What the exercise asks: The answer should consist of all the records, copied exactly.
==========
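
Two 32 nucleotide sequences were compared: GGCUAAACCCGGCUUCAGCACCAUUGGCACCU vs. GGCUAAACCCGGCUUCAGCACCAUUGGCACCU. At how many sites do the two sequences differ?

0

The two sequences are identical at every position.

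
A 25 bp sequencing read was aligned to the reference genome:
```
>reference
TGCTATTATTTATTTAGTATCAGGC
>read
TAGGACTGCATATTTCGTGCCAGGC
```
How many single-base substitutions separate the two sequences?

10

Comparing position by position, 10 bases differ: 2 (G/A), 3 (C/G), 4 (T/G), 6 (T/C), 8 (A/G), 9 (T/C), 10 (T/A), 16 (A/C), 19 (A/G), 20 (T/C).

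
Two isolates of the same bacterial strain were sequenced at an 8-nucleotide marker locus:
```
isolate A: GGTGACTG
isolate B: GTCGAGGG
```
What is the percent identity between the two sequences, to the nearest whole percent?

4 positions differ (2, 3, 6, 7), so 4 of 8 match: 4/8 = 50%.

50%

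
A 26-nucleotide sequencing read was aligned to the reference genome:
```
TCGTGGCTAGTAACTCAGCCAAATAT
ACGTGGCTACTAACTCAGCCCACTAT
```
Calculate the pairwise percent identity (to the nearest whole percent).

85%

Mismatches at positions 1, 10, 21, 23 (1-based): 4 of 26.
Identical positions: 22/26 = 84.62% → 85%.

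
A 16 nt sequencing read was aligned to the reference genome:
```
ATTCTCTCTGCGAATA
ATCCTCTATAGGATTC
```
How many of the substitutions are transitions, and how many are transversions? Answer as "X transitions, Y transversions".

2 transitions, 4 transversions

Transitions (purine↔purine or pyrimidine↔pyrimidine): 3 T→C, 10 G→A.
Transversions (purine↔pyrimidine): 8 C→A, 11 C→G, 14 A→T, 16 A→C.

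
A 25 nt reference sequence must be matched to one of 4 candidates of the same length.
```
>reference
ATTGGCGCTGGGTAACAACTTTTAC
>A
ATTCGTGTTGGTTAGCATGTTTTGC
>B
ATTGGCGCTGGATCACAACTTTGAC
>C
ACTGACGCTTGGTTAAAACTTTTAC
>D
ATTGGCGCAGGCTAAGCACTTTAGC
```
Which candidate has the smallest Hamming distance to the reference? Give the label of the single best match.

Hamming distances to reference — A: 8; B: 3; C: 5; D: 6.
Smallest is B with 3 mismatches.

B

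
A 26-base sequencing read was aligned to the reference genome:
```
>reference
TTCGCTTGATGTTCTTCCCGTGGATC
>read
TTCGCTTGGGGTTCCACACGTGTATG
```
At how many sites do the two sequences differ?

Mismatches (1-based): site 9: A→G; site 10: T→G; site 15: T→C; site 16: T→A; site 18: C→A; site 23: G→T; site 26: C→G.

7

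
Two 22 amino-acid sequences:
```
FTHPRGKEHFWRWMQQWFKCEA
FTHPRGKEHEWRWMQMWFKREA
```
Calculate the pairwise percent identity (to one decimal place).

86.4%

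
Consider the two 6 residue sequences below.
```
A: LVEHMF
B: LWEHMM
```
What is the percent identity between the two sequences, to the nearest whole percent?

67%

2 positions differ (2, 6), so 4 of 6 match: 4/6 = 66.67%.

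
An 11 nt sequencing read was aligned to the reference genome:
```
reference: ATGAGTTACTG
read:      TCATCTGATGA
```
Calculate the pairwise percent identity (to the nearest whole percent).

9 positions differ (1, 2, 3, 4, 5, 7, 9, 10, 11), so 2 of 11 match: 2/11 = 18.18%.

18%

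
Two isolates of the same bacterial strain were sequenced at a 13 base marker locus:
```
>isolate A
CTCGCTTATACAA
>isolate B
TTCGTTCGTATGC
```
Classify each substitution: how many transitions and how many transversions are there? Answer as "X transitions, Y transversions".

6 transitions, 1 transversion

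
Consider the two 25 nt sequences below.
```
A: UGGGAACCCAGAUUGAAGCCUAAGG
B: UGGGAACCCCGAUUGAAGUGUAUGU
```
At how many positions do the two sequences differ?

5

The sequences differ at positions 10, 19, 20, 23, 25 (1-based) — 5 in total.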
==========
Solution to this problem:
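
Two 32 nucleotide sequences were compared: GGCUAAACCCGGCUUCAGCACCAUUGGCACCU vs. GGCUAAACCCGGCUUCAGCACCAUUGGCACCU. At how many sites do the two sequences differ?

0

The two sequences are identical at every position.

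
A 25 bp sequencing read was aligned to the reference genome:
```
>reference
TGCTATTATTTATTTAGTATCAGGC
>read
TAGGACTGCATATTTCGTGCCAGGC
```
How many single-base substitutions separate the two sequences?

10

Comparing position by position, 10 bases differ: 2 (G/A), 3 (C/G), 4 (T/G), 6 (T/C), 8 (A/G), 9 (T/C), 10 (T/A), 16 (A/C), 19 (A/G), 20 (T/C).

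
Two isolates of the same bacterial strain were sequenced at an 8-nucleotide marker locus:
```
isolate A: GGTGACTG
isolate B: GTCGAGGG
```
What is the percent identity between the two sequences, to the nearest whole percent?

4 positions differ (2, 3, 6, 7), so 4 of 8 match: 4/8 = 50%.

50%

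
A 26-nucleotide sequencing read was aligned to the reference genome:
```
TCGTGGCTAGTAACTCAGCCAAATAT
ACGTGGCTACTAACTCAGCCCACTAT
```
Calculate the pairwise percent identity (to the nearest whole percent).

85%

Mismatches at positions 1, 10, 21, 23 (1-based): 4 of 26.
Identical positions: 22/26 = 84.62% → 85%.

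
A 16 nt sequencing read was aligned to the reference genome:
```
ATTCTCTCTGCGAATA
ATCCTCTATAGGATTC
```
How many of the substitutions are transitions, and how many are transversions? Answer as "X transitions, Y transversions".

2 transitions, 4 transversions

Transitions (purine↔purine or pyrimidine↔pyrimidine): 3 T→C, 10 G→A.
Transversions (purine↔pyrimidine): 8 C→A, 11 C→G, 14 A→T, 16 A→C.

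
A 25 nt reference sequence must be matched to one of 4 candidates of the same length.
```
>reference
ATTGGCGCTGGGTAACAACTTTTAC
>A
ATTCGTGTTGGTTAGCATGTTTTGC
>B
ATTGGCGCTGGATCACAACTTTGAC
>C
ACTGACGCTTGGTTAAAACTTTTAC
>D
ATTGGCGCAGGCTAAGCACTTTAGC
```
Which candidate has the smallest Hamming distance to the reference? Give the label of the single best match.

Hamming distances to reference — A: 8; B: 3; C: 5; D: 6.
Smallest is B with 3 mismatches.

B

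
A 26-base sequencing read was aligned to the reference genome:
```
>reference
TTCGCTTGATGTTCTTCCCGTGGATC
>read
TTCGCTTGGGGTTCCACACGTGTATG
```
At how many sites do the two sequences differ?

Mismatches (1-based): site 9: A→G; site 10: T→G; site 15: T→C; site 16: T→A; site 18: C→A; site 23: G→T; site 26: C→G.

7

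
Two 22 amino-acid sequences:
```
FTHPRGKEHFWRWMQQWFKCEA
FTHPRGKEHEWRWMQMWFKREA
```
Calculate the pairwise percent identity (to one decimal place).

86.4%

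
Consider the two 6 residue sequences below.
```
A: LVEHMF
B: LWEHMM
```
What is the percent identity between the two sequences, to the nearest whole percent?

67%

2 positions differ (2, 6), so 4 of 6 match: 4/6 = 66.67%.

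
An 11 nt sequencing read was aligned to the reference genome:
```
reference: ATGAGTTACTG
read:      TCATCTGATGA
```
Calculate the pairwise percent identity (to the nearest whole percent).

9 positions differ (1, 2, 3, 4, 5, 7, 9, 10, 11), so 2 of 11 match: 2/11 = 18.18%.

18%

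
Two isolates of the same bacterial strain were sequenced at a 13 base marker locus:
```
>isolate A
CTCGCTTATACAA
>isolate B
TTCGTTCGTATGC
```
Classify each substitution: how many transitions and how many transversions are there? Answer as "X transitions, Y transversions".

6 transitions, 1 transversion

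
Consider the two 25 nt sequences below.
```
A: UGGGAACCCAGAUUGAAGCCUAAGG
B: UGGGAACCCCGAUUGAAGUGUAUGU
```
At how many positions do the two sequences differ?

5

The sequences differ at positions 10, 19, 20, 23, 25 (1-based) — 5 in total.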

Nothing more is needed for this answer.